Extracted entries:

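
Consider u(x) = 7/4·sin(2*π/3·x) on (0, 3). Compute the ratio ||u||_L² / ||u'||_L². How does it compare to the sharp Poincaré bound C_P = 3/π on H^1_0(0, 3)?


||u||_L² / ||u'||_L² = 3/(2*π) < C_P = 3/π.

u(x) = 7/4·sin(2*π/3·x), so u'(x) = 7*π*cos(2*π*x/3)/6.
Writing u(x) = A·sin(kπx/L) with A = 7/4 and k = 2, use ∫_0^L sin²(kπx/L) dx = L/2 and ∫_0^L cos²(kπx/L) dx = L/2.
u² = 49/16·sin²(2*π/3·x) and (u')² = 49*π^2/36·cos²(2*π/3·x), and each of sin², cos² integrates to L/2 = 3/2 over (0, 3).
∫_0^3 u² dx = 147/32, so ||u||_L² = 7*sqrt(6)/8.
∫_0^3 (u')² dx = 49*π^2/24, so ||u'||_L² = 7*sqrt(6)*π/12.
Ratio ||u||_L² / ||u'||_L² = 3/(2*π).
Sharp Poincaré constant on H^1_0(0, 3) is C_P = L/π = 3/π, achieved by sin(π/3·x).
This is the k = 2 harmonic; the ratio L/(kπ) is strictly less than C_P = L/π, consistent with the sharp inequality ||u||_L² ≤ C_P ||u'||_L².


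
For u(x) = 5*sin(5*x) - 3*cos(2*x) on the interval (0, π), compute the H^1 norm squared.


||u||_{H^1(0,π)}^2 = -500/7 + 695*π/2

u'(x) = 6*sin(2*x) + 25*cos(5*x).
Expand u² and (u')² and integrate term by term on (0, π), using: for integers n ≥ 1, ∫_0^π sin²(nx) dx = ∫_0^π cos²(nx) dx = π/2; for n ≠ n', ∫_0^π sin(nx)sin(n'x) dx = ∫_0^π cos(nx)cos(n'x) dx = 0; and by product-to-sum, ∫_0^π sin(nx)cos(n'x) dx = ½∫_0^π [sin((n+n')x) + sin((n−n')x)] dx, which is 0 when n+n' is even and 2n/(n²−n'²) when n+n' is odd (it need not vanish on (0, π)).
  u² squared terms: (-3)²·∫cos(2x)² dx = 9·π/2 = 9*π/2;  (5)²·∫sin(5x)² dx = 25·π/2 = 25*π/2.
  u² cross terms: 2·(-3)·(5)·∫cos(2x)·sin(5x) dx = -30·(10/21) = -100/7.
  So ∫_0^π u² dx = 9*π/2 + 25*π/2 − 100/7 = -100/7 + 17*π.
  (u')² squared terms: (6)²·∫sin(2x)² dx = 36·π/2 = 18*π;  (25)²·∫cos(5x)² dx = 625·π/2 = 625*π/2.
  (u')² cross terms: 2·(6)·(25)·∫sin(2x)·cos(5x) dx = 300·(-4/21) = -400/7.
  So ∫_0^π (u')² dx = 18*π + 625*π/2 − 400/7 = -400/7 + 661*π/2.
||u||_{H^1}^2 = (-100/7 + 17*π) + (-400/7 + 661*π/2) = -500/7 + 695*π/2.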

Problem to solve: Each line in the listing above is to be returned unchanged.

Written answer:
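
Consider u(x) = 7/4·sin(2*π/3·x) on (0, 3). Compute the ratio ||u||_L² / ||u'||_L². How does it compare to the sharp Poincaré bound C_P = 3/π on H^1_0(0, 3)?


||u||_L² / ||u'||_L² = 3/(2*π) < C_P = 3/π.

u(x) = 7/4·sin(2*π/3·x), so u'(x) = 7*π*cos(2*π*x/3)/6.
Writing u(x) = A·sin(kπx/L) with A = 7/4 and k = 2, use ∫_0^L sin²(kπx/L) dx = L/2 and ∫_0^L cos²(kπx/L) dx = L/2.
u² = 49/16·sin²(2*π/3·x) and (u')² = 49*π^2/36·cos²(2*π/3·x), and each of sin², cos² integrates to L/2 = 3/2 over (0, 3).
∫_0^3 u² dx = 147/32, so ||u||_L² = 7*sqrt(6)/8.
∫_0^3 (u')² dx = 49*π^2/24, so ||u'||_L² = 7*sqrt(6)*π/12.
Ratio ||u||_L² / ||u'||_L² = 3/(2*π).
Sharp Poincaré constant on H^1_0(0, 3) is C_P = L/π = 3/π, achieved by sin(π/3·x).
This is the k = 2 harmonic; the ratio L/(kπ) is strictly less than C_P = L/π, consistent with the sharp inequality ||u||_L² ≤ C_P ||u'||_L².


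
For u(x) = 5*sin(5*x) - 3*cos(2*x) on the interval (0, π), compute the H^1 norm squared.


||u||_{H^1(0,π)}^2 = -500/7 + 695*π/2

u'(x) = 6*sin(2*x) + 25*cos(5*x).
Expand u² and (u')² and integrate term by term on (0, π), using: for integers n ≥ 1, ∫_0^π sin²(nx) dx = ∫_0^π cos²(nx) dx = π/2; for n ≠ n', ∫_0^π sin(nx)sin(n'x) dx = ∫_0^π cos(nx)cos(n'x) dx = 0; and by product-to-sum, ∫_0^π sin(nx)cos(n'x) dx = ½∫_0^π [sin((n+n')x) + sin((n−n')x)] dx, which is 0 when n+n' is even and 2n/(n²−n'²) when n+n' is odd (it need not vanish on (0, π)).
  u² squared terms: (-3)²·∫cos(2x)² dx = 9·π/2 = 9*π/2;  (5)²·∫sin(5x)² dx = 25·π/2 = 25*π/2.
  u² cross terms: 2·(-3)·(5)·∫cos(2x)·sin(5x) dx = -30·(10/21) = -100/7.
  So ∫_0^π u² dx = 9*π/2 + 25*π/2 − 100/7 = -100/7 + 17*π.
  (u')² squared terms: (6)²·∫sin(2x)² dx = 36·π/2 = 18*π;  (25)²·∫cos(5x)² dx = 625·π/2 = 625*π/2.
  (u')² cross terms: 2·(6)·(25)·∫sin(2x)·cos(5x) dx = 300·(-4/21) = -400/7.
  So ∫_0^π (u')² dx = 18*π + 625*π/2 − 400/7 = -400/7 + 661*π/2.
||u||_{H^1}^2 = (-100/7 + 17*π) + (-400/7 + 661*π/2) = -500/7 + 695*π/2.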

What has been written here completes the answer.